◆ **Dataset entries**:
::::::
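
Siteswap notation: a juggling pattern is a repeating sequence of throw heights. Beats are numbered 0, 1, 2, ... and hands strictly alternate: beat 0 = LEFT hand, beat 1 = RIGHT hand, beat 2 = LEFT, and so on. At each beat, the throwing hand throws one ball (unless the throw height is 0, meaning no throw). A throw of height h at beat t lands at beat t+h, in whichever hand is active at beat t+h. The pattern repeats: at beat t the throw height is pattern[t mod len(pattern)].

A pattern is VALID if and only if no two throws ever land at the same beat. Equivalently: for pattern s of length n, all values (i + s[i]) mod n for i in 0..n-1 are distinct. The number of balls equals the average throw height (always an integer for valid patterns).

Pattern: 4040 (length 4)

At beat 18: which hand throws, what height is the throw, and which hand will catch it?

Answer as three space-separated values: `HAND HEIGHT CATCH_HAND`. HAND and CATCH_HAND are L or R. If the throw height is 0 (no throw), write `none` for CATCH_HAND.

Beat 18: 18 mod 2 = 0, so hand = L
Throw height = pattern[18 mod 4] = pattern[2] = 4
Lands at beat 18+4=22, 22 mod 2 = 0, so catch hand = L

Answer: L 4 L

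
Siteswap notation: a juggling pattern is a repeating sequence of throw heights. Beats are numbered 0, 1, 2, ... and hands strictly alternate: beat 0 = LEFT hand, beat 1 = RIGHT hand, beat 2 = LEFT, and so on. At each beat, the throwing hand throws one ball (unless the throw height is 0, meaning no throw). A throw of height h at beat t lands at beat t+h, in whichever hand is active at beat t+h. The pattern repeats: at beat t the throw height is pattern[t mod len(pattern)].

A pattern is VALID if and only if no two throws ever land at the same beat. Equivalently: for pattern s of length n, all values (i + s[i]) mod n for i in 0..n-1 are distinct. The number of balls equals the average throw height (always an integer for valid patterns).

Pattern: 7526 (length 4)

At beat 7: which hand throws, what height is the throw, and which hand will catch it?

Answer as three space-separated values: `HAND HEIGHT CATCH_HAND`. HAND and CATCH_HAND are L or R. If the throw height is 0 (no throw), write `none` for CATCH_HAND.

Beat 7: 7 mod 2 = 1, so hand = R
Throw height = pattern[7 mod 4] = pattern[3] = 6
Lands at beat 7+6=13, 13 mod 2 = 1, so catch hand = R

Answer: R 6 R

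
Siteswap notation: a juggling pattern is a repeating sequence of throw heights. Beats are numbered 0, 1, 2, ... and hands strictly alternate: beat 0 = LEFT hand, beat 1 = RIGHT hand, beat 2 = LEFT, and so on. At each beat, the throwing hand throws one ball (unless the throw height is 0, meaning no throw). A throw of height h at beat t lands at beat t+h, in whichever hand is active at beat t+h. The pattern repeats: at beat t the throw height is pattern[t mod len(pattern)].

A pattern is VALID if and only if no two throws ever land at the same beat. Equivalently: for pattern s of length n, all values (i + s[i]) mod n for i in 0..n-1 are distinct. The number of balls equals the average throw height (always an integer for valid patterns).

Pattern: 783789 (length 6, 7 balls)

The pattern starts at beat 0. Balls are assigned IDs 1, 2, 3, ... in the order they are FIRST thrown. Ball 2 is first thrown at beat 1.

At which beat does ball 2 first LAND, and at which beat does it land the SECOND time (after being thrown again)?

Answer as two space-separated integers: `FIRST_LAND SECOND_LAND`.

Answer: 9 16

Derivation:
Beat 0 (L): throw ball1 h=7 -> lands@7:R; in-air after throw: [b1@7:R]
Beat 1 (R): throw ball2 h=8 -> lands@9:R; in-air after throw: [b1@7:R b2@9:R]
Beat 2 (L): throw ball3 h=3 -> lands@5:R; in-air after throw: [b3@5:R b1@7:R b2@9:R]
Beat 3 (R): throw ball4 h=7 -> lands@10:L; in-air after throw: [b3@5:R b1@7:R b2@9:R b4@10:L]
Beat 4 (L): throw ball5 h=8 -> lands@12:L; in-air after throw: [b3@5:R b1@7:R b2@9:R b4@10:L b5@12:L]
Beat 5 (R): throw ball3 h=9 -> lands@14:L; in-air after throw: [b1@7:R b2@9:R b4@10:L b5@12:L b3@14:L]
Beat 6 (L): throw ball6 h=7 -> lands@13:R; in-air after throw: [b1@7:R b2@9:R b4@10:L b5@12:L b6@13:R b3@14:L]
Beat 7 (R): throw ball1 h=8 -> lands@15:R; in-air after throw: [b2@9:R b4@10:L b5@12:L b6@13:R b3@14:L b1@15:R]
Beat 8 (L): throw ball7 h=3 -> lands@11:R; in-air after throw: [b2@9:R b4@10:L b7@11:R b5@12:L b6@13:R b3@14:L b1@15:R]
Beat 9 (R): throw ball2 h=7 -> lands@16:L; in-air after throw: [b4@10:L b7@11:R b5@12:L b6@13:R b3@14:L b1@15:R b2@16:L]
Beat 10 (L): throw ball4 h=8 -> lands@18:L; in-air after throw: [b7@11:R b5@12:L b6@13:R b3@14:L b1@15:R b2@16:L b4@18:L]
Beat 11 (R): throw ball7 h=9 -> lands@20:L; in-air after throw: [b5@12:L b6@13:R b3@14:L b1@15:R b2@16:L b4@18:L b7@20:L]
Ball 2: thrown@1 h=8 -> first land @9; rethrown@9 h=7 -> second land @16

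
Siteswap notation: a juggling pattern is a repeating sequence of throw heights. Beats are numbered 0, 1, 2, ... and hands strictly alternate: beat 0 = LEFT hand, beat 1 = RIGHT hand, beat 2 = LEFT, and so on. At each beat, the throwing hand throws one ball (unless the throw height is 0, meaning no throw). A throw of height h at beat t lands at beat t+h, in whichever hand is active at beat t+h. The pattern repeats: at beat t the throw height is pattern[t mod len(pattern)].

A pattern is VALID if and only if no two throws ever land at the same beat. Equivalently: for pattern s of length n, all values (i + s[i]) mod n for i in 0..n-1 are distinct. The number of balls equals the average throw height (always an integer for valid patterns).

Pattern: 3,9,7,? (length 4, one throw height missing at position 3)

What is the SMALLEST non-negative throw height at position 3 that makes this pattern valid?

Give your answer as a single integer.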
::::::
◆ **Prompt**: Wherever a line of the records above contains the string "will", copy that line out.

◆ **Exercise output**:
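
At beat 18: which hand throws, what height is the throw, and which hand will catch it?
At beat 7: which hand throws, what height is the throw, and which hand will catch it?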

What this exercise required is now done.